Your assignment
Output the records below again, precisely as they are written.

Input data
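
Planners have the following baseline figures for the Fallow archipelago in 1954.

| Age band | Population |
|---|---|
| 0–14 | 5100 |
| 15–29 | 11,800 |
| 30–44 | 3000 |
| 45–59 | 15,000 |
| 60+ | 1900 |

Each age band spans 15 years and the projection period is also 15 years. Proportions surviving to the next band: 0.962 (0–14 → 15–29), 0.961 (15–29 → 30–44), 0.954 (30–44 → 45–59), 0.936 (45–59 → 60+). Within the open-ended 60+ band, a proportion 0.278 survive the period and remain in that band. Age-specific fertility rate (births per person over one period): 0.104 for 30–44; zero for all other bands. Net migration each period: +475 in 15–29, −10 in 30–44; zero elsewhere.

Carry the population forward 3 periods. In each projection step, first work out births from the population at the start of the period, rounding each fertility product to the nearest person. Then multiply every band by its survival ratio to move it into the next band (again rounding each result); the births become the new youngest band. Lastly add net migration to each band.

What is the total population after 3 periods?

19792

[period 1]
Births: 3000 * 0.104 = 312
15–29: 5100 * 0.962 = 4906
30–44: 11800 * 0.961 = 11340
45–59: 3000 * 0.954 = 2862
60+: 15000 * 0.936 + 1900 * 0.278 = 14040 + 528 = 14568
Net migration: 15–29 + 475 → 5381; 30–44 − 10 → 11330
End of period: [312, 5381, 11330, 2862, 14568]
[period 2]
Births: 11330 * 0.104 = 1178
15–29: 312 * 0.962 = 300
30–44: 5381 * 0.961 = 5171
45–59: 11330 * 0.954 = 10809
60+: 2862 * 0.936 + 14568 * 0.278 = 2679 + 4050 = 6729
Net migration: 15–29 + 475 → 775; 30–44 − 10 → 5161
End of period: [1178, 775, 5161, 10809, 6729]
[period 3]
Births: 5161 * 0.104 = 537
15–29: 1178 * 0.962 = 1133
30–44: 775 * 0.961 = 745
45–59: 5161 * 0.954 = 4924
60+: 10809 * 0.936 + 6729 * 0.278 = 10117 + 1871 = 11988
Net migration: 15–29 + 475 → 1608; 30–44 − 10 → 735
End of period: [537, 1608, 735, 4924, 11988]
Total after period 3: 537 + 1608 + 735 + 4924 + 11988 = 19792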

Reply to the task
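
Planners have the following baseline figures for the Fallow archipelago in 1954.

| Age band | Population |
|---|---|
| 0–14 | 5100 |
| 15–29 | 11,800 |
| 30–44 | 3000 |
| 45–59 | 15,000 |
| 60+ | 1900 |

Each age band spans 15 years and the projection period is also 15 years. Proportions surviving to the next band: 0.962 (0–14 → 15–29), 0.961 (15–29 → 30–44), 0.954 (30–44 → 45–59), 0.936 (45–59 → 60+). Within the open-ended 60+ band, a proportion 0.278 survive the period and remain in that band. Age-specific fertility rate (births per person over one period): 0.104 for 30–44; zero for all other bands. Net migration each period: +475 in 15–29, −10 in 30–44; zero elsewhere.

Carry the population forward 3 periods. In each projection step, first work out births from the population at the start of the period, rounding each fertility product to the nearest person. Then multiply every band by its survival ratio to move it into the next band (again rounding each result); the births become the new youngest band. Lastly add net migration to each band.

What is the total population after 3 periods?

19792

[period 1]
Births: 3000 * 0.104 = 312
15–29: 5100 * 0.962 = 4906
30–44: 11800 * 0.961 = 11340
45–59: 3000 * 0.954 = 2862
60+: 15000 * 0.936 + 1900 * 0.278 = 14040 + 528 = 14568
Net migration: 15–29 + 475 → 5381; 30–44 − 10 → 11330
End of period: [312, 5381, 11330, 2862, 14568]
[period 2]
Births: 11330 * 0.104 = 1178
15–29: 312 * 0.962 = 300
30–44: 5381 * 0.961 = 5171
45–59: 11330 * 0.954 = 10809
60+: 2862 * 0.936 + 14568 * 0.278 = 2679 + 4050 = 6729
Net migration: 15–29 + 475 → 775; 30–44 − 10 → 5161
End of period: [1178, 775, 5161, 10809, 6729]
[period 3]
Births: 5161 * 0.104 = 537
15–29: 1178 * 0.962 = 1133
30–44: 775 * 0.961 = 745
45–59: 5161 * 0.954 = 4924
60+: 10809 * 0.936 + 6729 * 0.278 = 10117 + 1871 = 11988
Net migration: 15–29 + 475 → 1608; 30–44 − 10 → 735
End of period: [537, 1608, 735, 4924, 11988]
Total after period 3: 537 + 1608 + 735 + 4924 + 11988 = 19792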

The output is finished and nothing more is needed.